Saved entries
● ● ●

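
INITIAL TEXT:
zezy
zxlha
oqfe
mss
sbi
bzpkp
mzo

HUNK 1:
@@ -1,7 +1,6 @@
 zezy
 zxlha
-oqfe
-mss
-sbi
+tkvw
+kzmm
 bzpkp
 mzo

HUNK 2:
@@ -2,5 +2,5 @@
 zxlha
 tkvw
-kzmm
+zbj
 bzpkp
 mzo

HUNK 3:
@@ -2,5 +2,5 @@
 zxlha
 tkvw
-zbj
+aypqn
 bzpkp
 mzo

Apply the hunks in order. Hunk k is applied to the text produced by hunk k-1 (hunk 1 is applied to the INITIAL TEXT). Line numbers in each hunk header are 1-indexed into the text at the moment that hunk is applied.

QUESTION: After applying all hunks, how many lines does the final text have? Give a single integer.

Answer: 6

Derivation:
Hunk 1: at line 1 remove [oqfe,mss,sbi] add [tkvw,kzmm] -> 6 lines: zezy zxlha tkvw kzmm bzpkp mzo
Hunk 2: at line 2 remove [kzmm] add [zbj] -> 6 lines: zezy zxlha tkvw zbj bzpkp mzo
Hunk 3: at line 2 remove [zbj] add [aypqn] -> 6 lines: zezy zxlha tkvw aypqn bzpkp mzo
Final line count: 6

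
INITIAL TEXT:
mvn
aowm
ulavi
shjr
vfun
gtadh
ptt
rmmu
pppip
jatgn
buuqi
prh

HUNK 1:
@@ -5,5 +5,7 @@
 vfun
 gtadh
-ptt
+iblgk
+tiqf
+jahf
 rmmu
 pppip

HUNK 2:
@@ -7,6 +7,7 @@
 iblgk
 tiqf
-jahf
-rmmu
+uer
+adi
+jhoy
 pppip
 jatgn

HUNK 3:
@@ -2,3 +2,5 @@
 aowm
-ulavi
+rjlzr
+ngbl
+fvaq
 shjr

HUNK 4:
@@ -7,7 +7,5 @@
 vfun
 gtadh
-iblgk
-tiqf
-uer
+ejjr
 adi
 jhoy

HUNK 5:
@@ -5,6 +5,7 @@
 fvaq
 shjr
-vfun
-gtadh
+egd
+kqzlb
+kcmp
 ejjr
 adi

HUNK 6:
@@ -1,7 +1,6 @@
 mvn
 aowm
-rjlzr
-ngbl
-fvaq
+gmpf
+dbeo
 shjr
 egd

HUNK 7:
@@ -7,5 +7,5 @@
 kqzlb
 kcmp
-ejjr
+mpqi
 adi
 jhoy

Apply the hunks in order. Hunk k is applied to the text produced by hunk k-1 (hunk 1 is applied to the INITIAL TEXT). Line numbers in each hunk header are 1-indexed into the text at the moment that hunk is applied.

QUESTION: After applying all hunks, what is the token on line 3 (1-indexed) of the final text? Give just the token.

Hunk 1: at line 5 remove [ptt] add [iblgk,tiqf,jahf] -> 14 lines: mvn aowm ulavi shjr vfun gtadh iblgk tiqf jahf rmmu pppip jatgn buuqi prh
Hunk 2: at line 7 remove [jahf,rmmu] add [uer,adi,jhoy] -> 15 lines: mvn aowm ulavi shjr vfun gtadh iblgk tiqf uer adi jhoy pppip jatgn buuqi prh
Hunk 3: at line 2 remove [ulavi] add [rjlzr,ngbl,fvaq] -> 17 lines: mvn aowm rjlzr ngbl fvaq shjr vfun gtadh iblgk tiqf uer adi jhoy pppip jatgn buuqi prh
Hunk 4: at line 7 remove [iblgk,tiqf,uer] add [ejjr] -> 15 lines: mvn aowm rjlzr ngbl fvaq shjr vfun gtadh ejjr adi jhoy pppip jatgn buuqi prh
Hunk 5: at line 5 remove [vfun,gtadh] add [egd,kqzlb,kcmp] -> 16 lines: mvn aowm rjlzr ngbl fvaq shjr egd kqzlb kcmp ejjr adi jhoy pppip jatgn buuqi prh
Hunk 6: at line 1 remove [rjlzr,ngbl,fvaq] add [gmpf,dbeo] -> 15 lines: mvn aowm gmpf dbeo shjr egd kqzlb kcmp ejjr adi jhoy pppip jatgn buuqi prh
Hunk 7: at line 7 remove [ejjr] add [mpqi] -> 15 lines: mvn aowm gmpf dbeo shjr egd kqzlb kcmp mpqi adi jhoy pppip jatgn buuqi prh
Final line 3: gmpf

Answer: gmpf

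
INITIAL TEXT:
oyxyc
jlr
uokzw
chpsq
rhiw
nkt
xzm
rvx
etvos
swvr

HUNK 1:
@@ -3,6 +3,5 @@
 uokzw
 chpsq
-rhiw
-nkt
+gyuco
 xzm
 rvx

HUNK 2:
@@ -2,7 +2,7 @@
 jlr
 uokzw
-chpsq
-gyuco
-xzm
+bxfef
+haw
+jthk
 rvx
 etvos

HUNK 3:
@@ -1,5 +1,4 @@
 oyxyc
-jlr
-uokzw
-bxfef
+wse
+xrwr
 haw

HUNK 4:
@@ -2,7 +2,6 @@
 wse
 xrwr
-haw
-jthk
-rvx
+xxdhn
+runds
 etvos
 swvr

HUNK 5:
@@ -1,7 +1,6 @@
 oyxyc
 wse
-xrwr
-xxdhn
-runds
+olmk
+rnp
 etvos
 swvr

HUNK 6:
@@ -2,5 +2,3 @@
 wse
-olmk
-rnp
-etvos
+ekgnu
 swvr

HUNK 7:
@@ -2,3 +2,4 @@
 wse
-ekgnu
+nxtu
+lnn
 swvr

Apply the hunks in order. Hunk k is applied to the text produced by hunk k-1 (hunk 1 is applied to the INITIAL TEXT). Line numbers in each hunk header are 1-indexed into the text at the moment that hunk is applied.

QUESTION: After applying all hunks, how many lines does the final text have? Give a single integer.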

● ● ●

Problem description: Please print all the data again exactly as given.

Exercise answer:
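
INITIAL TEXT:
zezy
zxlha
oqfe
mss
sbi
bzpkp
mzo

HUNK 1:
@@ -1,7 +1,6 @@
 zezy
 zxlha
-oqfe
-mss
-sbi
+tkvw
+kzmm
 bzpkp
 mzo

HUNK 2:
@@ -2,5 +2,5 @@
 zxlha
 tkvw
-kzmm
+zbj
 bzpkp
 mzo

HUNK 3:
@@ -2,5 +2,5 @@
 zxlha
 tkvw
-zbj
+aypqn
 bzpkp
 mzo

Apply the hunks in order. Hunk k is applied to the text produced by hunk k-1 (hunk 1 is applied to the INITIAL TEXT). Line numbers in each hunk header are 1-indexed into the text at the moment that hunk is applied.

QUESTION: After applying all hunks, how many lines does the final text have? Give a single integer.

Answer: 6

Derivation:
Hunk 1: at line 1 remove [oqfe,mss,sbi] add [tkvw,kzmm] -> 6 lines: zezy zxlha tkvw kzmm bzpkp mzo
Hunk 2: at line 2 remove [kzmm] add [zbj] -> 6 lines: zezy zxlha tkvw zbj bzpkp mzo
Hunk 3: at line 2 remove [zbj] add [aypqn] -> 6 lines: zezy zxlha tkvw aypqn bzpkp mzo
Final line count: 6

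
INITIAL TEXT:
mvn
aowm
ulavi
shjr
vfun
gtadh
ptt
rmmu
pppip
jatgn
buuqi
prh

HUNK 1:
@@ -5,5 +5,7 @@
 vfun
 gtadh
-ptt
+iblgk
+tiqf
+jahf
 rmmu
 pppip

HUNK 2:
@@ -7,6 +7,7 @@
 iblgk
 tiqf
-jahf
-rmmu
+uer
+adi
+jhoy
 pppip
 jatgn

HUNK 3:
@@ -2,3 +2,5 @@
 aowm
-ulavi
+rjlzr
+ngbl
+fvaq
 shjr

HUNK 4:
@@ -7,7 +7,5 @@
 vfun
 gtadh
-iblgk
-tiqf
-uer
+ejjr
 adi
 jhoy

HUNK 5:
@@ -5,6 +5,7 @@
 fvaq
 shjr
-vfun
-gtadh
+egd
+kqzlb
+kcmp
 ejjr
 adi

HUNK 6:
@@ -1,7 +1,6 @@
 mvn
 aowm
-rjlzr
-ngbl
-fvaq
+gmpf
+dbeo
 shjr
 egd

HUNK 7:
@@ -7,5 +7,5 @@
 kqzlb
 kcmp
-ejjr
+mpqi
 adi
 jhoy

Apply the hunks in order. Hunk k is applied to the text produced by hunk k-1 (hunk 1 is applied to the INITIAL TEXT). Line numbers in each hunk header are 1-indexed into the text at the moment that hunk is applied.

QUESTION: After applying all hunks, what is the token on line 3 (1-indexed) of the final text? Give just the token.

Hunk 1: at line 5 remove [ptt] add [iblgk,tiqf,jahf] -> 14 lines: mvn aowm ulavi shjr vfun gtadh iblgk tiqf jahf rmmu pppip jatgn buuqi prh
Hunk 2: at line 7 remove [jahf,rmmu] add [uer,adi,jhoy] -> 15 lines: mvn aowm ulavi shjr vfun gtadh iblgk tiqf uer adi jhoy pppip jatgn buuqi prh
Hunk 3: at line 2 remove [ulavi] add [rjlzr,ngbl,fvaq] -> 17 lines: mvn aowm rjlzr ngbl fvaq shjr vfun gtadh iblgk tiqf uer adi jhoy pppip jatgn buuqi prh
Hunk 4: at line 7 remove [iblgk,tiqf,uer] add [ejjr] -> 15 lines: mvn aowm rjlzr ngbl fvaq shjr vfun gtadh ejjr adi jhoy pppip jatgn buuqi prh
Hunk 5: at line 5 remove [vfun,gtadh] add [egd,kqzlb,kcmp] -> 16 lines: mvn aowm rjlzr ngbl fvaq shjr egd kqzlb kcmp ejjr adi jhoy pppip jatgn buuqi prh
Hunk 6: at line 1 remove [rjlzr,ngbl,fvaq] add [gmpf,dbeo] -> 15 lines: mvn aowm gmpf dbeo shjr egd kqzlb kcmp ejjr adi jhoy pppip jatgn buuqi prh
Hunk 7: at line 7 remove [ejjr] add [mpqi] -> 15 lines: mvn aowm gmpf dbeo shjr egd kqzlb kcmp mpqi adi jhoy pppip jatgn buuqi prh
Final line 3: gmpf

Answer: gmpf

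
INITIAL TEXT:
oyxyc
jlr
uokzw
chpsq
rhiw
nkt
xzm
rvx
etvos
swvr

HUNK 1:
@@ -3,6 +3,5 @@
 uokzw
 chpsq
-rhiw
-nkt
+gyuco
 xzm
 rvx

HUNK 2:
@@ -2,7 +2,7 @@
 jlr
 uokzw
-chpsq
-gyuco
-xzm
+bxfef
+haw
+jthk
 rvx
 etvos

HUNK 3:
@@ -1,5 +1,4 @@
 oyxyc
-jlr
-uokzw
-bxfef
+wse
+xrwr
 haw

HUNK 4:
@@ -2,7 +2,6 @@
 wse
 xrwr
-haw
-jthk
-rvx
+xxdhn
+runds
 etvos
 swvr

HUNK 5:
@@ -1,7 +1,6 @@
 oyxyc
 wse
-xrwr
-xxdhn
-runds
+olmk
+rnp
 etvos
 swvr

HUNK 6:
@@ -2,5 +2,3 @@
 wse
-olmk
-rnp
-etvos
+ekgnu
 swvr

HUNK 7:
@@ -2,3 +2,4 @@
 wse
-ekgnu
+nxtu
+lnn
 swvr

Apply the hunks in order. Hunk k is applied to the text produced by hunk k-1 (hunk 1 is applied to the INITIAL TEXT). Line numbers in each hunk header are 1-indexed into the text at the moment that hunk is applied.

QUESTION: After applying all hunks, how many lines does the final text have? Give a single integer.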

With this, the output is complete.